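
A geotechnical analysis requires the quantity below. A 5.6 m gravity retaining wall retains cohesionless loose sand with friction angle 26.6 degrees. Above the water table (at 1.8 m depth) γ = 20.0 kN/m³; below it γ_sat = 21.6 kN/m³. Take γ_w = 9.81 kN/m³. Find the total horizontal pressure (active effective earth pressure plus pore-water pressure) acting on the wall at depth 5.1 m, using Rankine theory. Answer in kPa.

K_a = (1 − sin φ)/(1 + sin φ) = 0.3814.
γ' = 21.6 − 9.81 = 11.79 kN/m³.
Effective vertical stress at 5.1 m: σ'_v = 20.0×1.8 + 11.79×3.30 = 74.91 kPa.
σ'_h = K_a σ'_v = 0.3814 × 74.91 = 28.57 kPa; u = γ_w × 3.30 = 32.37 kPa.
Total σ_h = 28.57 + 32.37 = 60.95 kPa.

60.9 kPa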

[Problem statement] Please write out each entry shown above exactly as given.

[Written answer]
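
A geotechnical analysis requires the quantity below. A 5.6 m gravity retaining wall retains cohesionless loose sand with friction angle 26.6 degrees. Above the water table (at 1.8 m depth) γ = 20.0 kN/m³; below it γ_sat = 21.6 kN/m³. Take γ_w = 9.81 kN/m³. Find the total horizontal pressure (active effective earth pressure plus pore-water pressure) acting on the wall at depth 5.1 m, using Rankine theory. Answer in kPa.

K_a = (1 − sin φ)/(1 + sin φ) = 0.3814.
γ' = 21.6 − 9.81 = 11.79 kN/m³.
Effective vertical stress at 5.1 m: σ'_v = 20.0×1.8 + 11.79×3.30 = 74.91 kPa.
σ'_h = K_a σ'_v = 0.3814 × 74.91 = 28.57 kPa; u = γ_w × 3.30 = 32.37 kPa.
Total σ_h = 28.57 + 32.37 = 60.95 kPa.

60.9 kPa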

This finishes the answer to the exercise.